**Task requirements**
Once the line with "Which symbol is" is found in the entries below, repeat it and each following line exactly, up to and including the line with "d: [2/5, 4/5)". Add no other lines.

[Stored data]
************
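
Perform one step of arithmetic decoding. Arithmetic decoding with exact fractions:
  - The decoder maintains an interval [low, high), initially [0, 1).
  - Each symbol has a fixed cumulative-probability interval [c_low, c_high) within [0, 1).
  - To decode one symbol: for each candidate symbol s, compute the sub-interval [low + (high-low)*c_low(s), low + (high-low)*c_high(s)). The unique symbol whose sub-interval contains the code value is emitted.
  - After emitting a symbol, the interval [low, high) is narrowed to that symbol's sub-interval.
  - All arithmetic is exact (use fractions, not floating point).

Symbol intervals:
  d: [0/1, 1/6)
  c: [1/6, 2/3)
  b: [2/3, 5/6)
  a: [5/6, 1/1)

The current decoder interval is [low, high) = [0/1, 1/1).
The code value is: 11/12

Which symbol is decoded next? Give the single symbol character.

Answer: a

Derivation:
Interval width = high − low = 1/1 − 0/1 = 1/1
Scaled code = (code − low) / width = (11/12 − 0/1) / 1/1 = 11/12
  d: [0/1, 1/6) 
  c: [1/6, 2/3) 
  b: [2/3, 5/6) 
  a: [5/6, 1/1) ← scaled code falls here ✓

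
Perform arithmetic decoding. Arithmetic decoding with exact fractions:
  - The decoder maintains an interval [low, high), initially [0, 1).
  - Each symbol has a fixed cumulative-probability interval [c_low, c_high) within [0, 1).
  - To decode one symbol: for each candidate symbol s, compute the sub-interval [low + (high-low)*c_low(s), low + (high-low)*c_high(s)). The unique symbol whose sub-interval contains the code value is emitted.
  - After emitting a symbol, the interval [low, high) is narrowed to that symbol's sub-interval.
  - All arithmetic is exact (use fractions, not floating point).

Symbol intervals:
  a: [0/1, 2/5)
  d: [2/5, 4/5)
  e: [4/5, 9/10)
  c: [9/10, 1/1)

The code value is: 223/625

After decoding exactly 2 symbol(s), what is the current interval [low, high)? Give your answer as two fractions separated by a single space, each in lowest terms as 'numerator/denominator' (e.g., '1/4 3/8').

Step 1: interval [0/1, 1/1), width = 1/1 - 0/1 = 1/1
  'a': [0/1 + 1/1*0/1, 0/1 + 1/1*2/5) = [0/1, 2/5) <- contains code 223/625
  'd': [0/1 + 1/1*2/5, 0/1 + 1/1*4/5) = [2/5, 4/5)
  'e': [0/1 + 1/1*4/5, 0/1 + 1/1*9/10) = [4/5, 9/10)
  'c': [0/1 + 1/1*9/10, 0/1 + 1/1*1/1) = [9/10, 1/1)
  emit 'a', narrow to [0/1, 2/5)
Step 2: interval [0/1, 2/5), width = 2/5 - 0/1 = 2/5
  'a': [0/1 + 2/5*0/1, 0/1 + 2/5*2/5) = [0/1, 4/25)
  'd': [0/1 + 2/5*2/5, 0/1 + 2/5*4/5) = [4/25, 8/25)
  'e': [0/1 + 2/5*4/5, 0/1 + 2/5*9/10) = [8/25, 9/25) <- contains code 223/625
  'c': [0/1 + 2/5*9/10, 0/1 + 2/5*1/1) = [9/25, 2/5)
  emit 'e', narrow to [8/25, 9/25)

Answer: 8/25 9/25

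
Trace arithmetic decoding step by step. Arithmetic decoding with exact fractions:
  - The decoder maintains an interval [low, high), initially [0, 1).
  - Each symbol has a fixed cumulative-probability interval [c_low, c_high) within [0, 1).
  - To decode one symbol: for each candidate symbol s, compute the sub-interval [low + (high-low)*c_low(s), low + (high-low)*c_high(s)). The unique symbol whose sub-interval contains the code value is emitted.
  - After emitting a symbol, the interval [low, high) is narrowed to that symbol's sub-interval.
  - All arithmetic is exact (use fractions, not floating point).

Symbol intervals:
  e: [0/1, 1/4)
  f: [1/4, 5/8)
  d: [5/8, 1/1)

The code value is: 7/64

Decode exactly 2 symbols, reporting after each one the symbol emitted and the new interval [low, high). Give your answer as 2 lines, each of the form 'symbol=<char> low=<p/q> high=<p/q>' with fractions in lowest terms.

Answer: symbol=e low=0/1 high=1/4
symbol=f low=1/16 high=5/32

Derivation:
Step 1: interval [0/1, 1/1), width = 1/1 - 0/1 = 1/1
  'e': [0/1 + 1/1*0/1, 0/1 + 1/1*1/4) = [0/1, 1/4) <- contains code 7/64
  'f': [0/1 + 1/1*1/4, 0/1 + 1/1*5/8) = [1/4, 5/8)
  'd': [0/1 + 1/1*5/8, 0/1 + 1/1*1/1) = [5/8, 1/1)
  emit 'e', narrow to [0/1, 1/4)
Step 2: interval [0/1, 1/4), width = 1/4 - 0/1 = 1/4
  'e': [0/1 + 1/4*0/1, 0/1 + 1/4*1/4) = [0/1, 1/16)
  'f': [0/1 + 1/4*1/4, 0/1 + 1/4*5/8) = [1/16, 5/32) <- contains code 7/64
  'd': [0/1 + 1/4*5/8, 0/1 + 1/4*1/1) = [5/32, 1/4)
  emit 'f', narrow to [1/16, 5/32)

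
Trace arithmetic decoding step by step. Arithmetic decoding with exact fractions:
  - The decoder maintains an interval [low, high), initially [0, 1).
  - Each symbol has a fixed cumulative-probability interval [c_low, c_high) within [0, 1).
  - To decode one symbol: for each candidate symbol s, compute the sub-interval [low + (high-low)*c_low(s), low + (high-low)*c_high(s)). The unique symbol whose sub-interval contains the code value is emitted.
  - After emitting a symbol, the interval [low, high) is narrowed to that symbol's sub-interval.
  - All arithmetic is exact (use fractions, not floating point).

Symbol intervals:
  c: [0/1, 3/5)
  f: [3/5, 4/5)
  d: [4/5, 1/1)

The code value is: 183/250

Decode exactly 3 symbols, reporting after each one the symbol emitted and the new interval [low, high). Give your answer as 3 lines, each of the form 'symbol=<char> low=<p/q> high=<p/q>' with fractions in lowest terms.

Answer: symbol=f low=3/5 high=4/5
symbol=f low=18/25 high=19/25
symbol=c low=18/25 high=93/125

Derivation:
Step 1: interval [0/1, 1/1), width = 1/1 - 0/1 = 1/1
  'c': [0/1 + 1/1*0/1, 0/1 + 1/1*3/5) = [0/1, 3/5)
  'f': [0/1 + 1/1*3/5, 0/1 + 1/1*4/5) = [3/5, 4/5) <- contains code 183/250
  'd': [0/1 + 1/1*4/5, 0/1 + 1/1*1/1) = [4/5, 1/1)
  emit 'f', narrow to [3/5, 4/5)
Step 2: interval [3/5, 4/5), width = 4/5 - 3/5 = 1/5
  'c': [3/5 + 1/5*0/1, 3/5 + 1/5*3/5) = [3/5, 18/25)
  'f': [3/5 + 1/5*3/5, 3/5 + 1/5*4/5) = [18/25, 19/25) <- contains code 183/250
  'd': [3/5 + 1/5*4/5, 3/5 + 1/5*1/1) = [19/25, 4/5)
  emit 'f', narrow to [18/25, 19/25)
Step 3: interval [18/25, 19/25), width = 19/25 - 18/25 = 1/25
  'c': [18/25 + 1/25*0/1, 18/25 + 1/25*3/5) = [18/25, 93/125) <- contains code 183/250
  'f': [18/25 + 1/25*3/5, 18/25 + 1/25*4/5) = [93/125, 94/125)
  'd': [18/25 + 1/25*4/5, 18/25 + 1/25*1/1) = [94/125, 19/25)
  emit 'c', narrow to [18/25, 93/125)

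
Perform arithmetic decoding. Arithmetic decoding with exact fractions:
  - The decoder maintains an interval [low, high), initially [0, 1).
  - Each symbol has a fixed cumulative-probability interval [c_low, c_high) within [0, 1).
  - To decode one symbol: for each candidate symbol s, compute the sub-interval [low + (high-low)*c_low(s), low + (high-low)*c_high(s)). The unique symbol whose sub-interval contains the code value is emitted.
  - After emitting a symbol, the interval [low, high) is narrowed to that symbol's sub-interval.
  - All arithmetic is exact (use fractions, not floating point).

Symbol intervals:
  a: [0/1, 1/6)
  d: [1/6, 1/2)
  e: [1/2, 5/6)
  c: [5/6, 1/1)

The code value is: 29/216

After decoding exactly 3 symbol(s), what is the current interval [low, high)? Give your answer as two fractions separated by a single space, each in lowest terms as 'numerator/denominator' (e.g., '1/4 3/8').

Answer: 7/54 5/36

Derivation:
Step 1: interval [0/1, 1/1), width = 1/1 - 0/1 = 1/1
  'a': [0/1 + 1/1*0/1, 0/1 + 1/1*1/6) = [0/1, 1/6) <- contains code 29/216
  'd': [0/1 + 1/1*1/6, 0/1 + 1/1*1/2) = [1/6, 1/2)
  'e': [0/1 + 1/1*1/2, 0/1 + 1/1*5/6) = [1/2, 5/6)
  'c': [0/1 + 1/1*5/6, 0/1 + 1/1*1/1) = [5/6, 1/1)
  emit 'a', narrow to [0/1, 1/6)
Step 2: interval [0/1, 1/6), width = 1/6 - 0/1 = 1/6
  'a': [0/1 + 1/6*0/1, 0/1 + 1/6*1/6) = [0/1, 1/36)
  'd': [0/1 + 1/6*1/6, 0/1 + 1/6*1/2) = [1/36, 1/12)
  'e': [0/1 + 1/6*1/2, 0/1 + 1/6*5/6) = [1/12, 5/36) <- contains code 29/216
  'c': [0/1 + 1/6*5/6, 0/1 + 1/6*1/1) = [5/36, 1/6)
  emit 'e', narrow to [1/12, 5/36)
Step 3: interval [1/12, 5/36), width = 5/36 - 1/12 = 1/18
  'a': [1/12 + 1/18*0/1, 1/12 + 1/18*1/6) = [1/12, 5/54)
  'd': [1/12 + 1/18*1/6, 1/12 + 1/18*1/2) = [5/54, 1/9)
  'e': [1/12 + 1/18*1/2, 1/12 + 1/18*5/6) = [1/9, 7/54)
  'c': [1/12 + 1/18*5/6, 1/12 + 1/18*1/1) = [7/54, 5/36) <- contains code 29/216
  emit 'c', narrow to [7/54, 5/36)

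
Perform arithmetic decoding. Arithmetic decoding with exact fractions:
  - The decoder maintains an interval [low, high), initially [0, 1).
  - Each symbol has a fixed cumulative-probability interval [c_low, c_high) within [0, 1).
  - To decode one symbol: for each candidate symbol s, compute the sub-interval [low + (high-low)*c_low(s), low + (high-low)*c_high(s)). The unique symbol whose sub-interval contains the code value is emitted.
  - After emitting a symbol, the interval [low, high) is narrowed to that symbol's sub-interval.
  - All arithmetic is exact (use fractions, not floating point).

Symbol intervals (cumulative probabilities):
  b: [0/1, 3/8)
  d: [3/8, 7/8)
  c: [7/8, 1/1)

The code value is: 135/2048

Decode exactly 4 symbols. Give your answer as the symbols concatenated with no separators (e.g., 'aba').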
************
**Your response**
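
Which symbol is decoded next? Give the single symbol character.

Answer: a

Derivation:
Interval width = high − low = 1/1 − 0/1 = 1/1
Scaled code = (code − low) / width = (11/12 − 0/1) / 1/1 = 11/12
  d: [0/1, 1/6) 
  c: [1/6, 2/3) 
  b: [2/3, 5/6) 
  a: [5/6, 1/1) ← scaled code falls here ✓

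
Perform arithmetic decoding. Arithmetic decoding with exact fractions:
  - The decoder maintains an interval [low, high), initially [0, 1).
  - Each symbol has a fixed cumulative-probability interval [c_low, c_high) within [0, 1).
  - To decode one symbol: for each candidate symbol s, compute the sub-interval [low + (high-low)*c_low(s), low + (high-low)*c_high(s)). The unique symbol whose sub-interval contains the code value is emitted.
  - After emitting a symbol, the interval [low, high) is narrowed to that symbol's sub-interval.
  - All arithmetic is exact (use fractions, not floating point).

Symbol intervals:
  a: [0/1, 2/5)
  d: [2/5, 4/5)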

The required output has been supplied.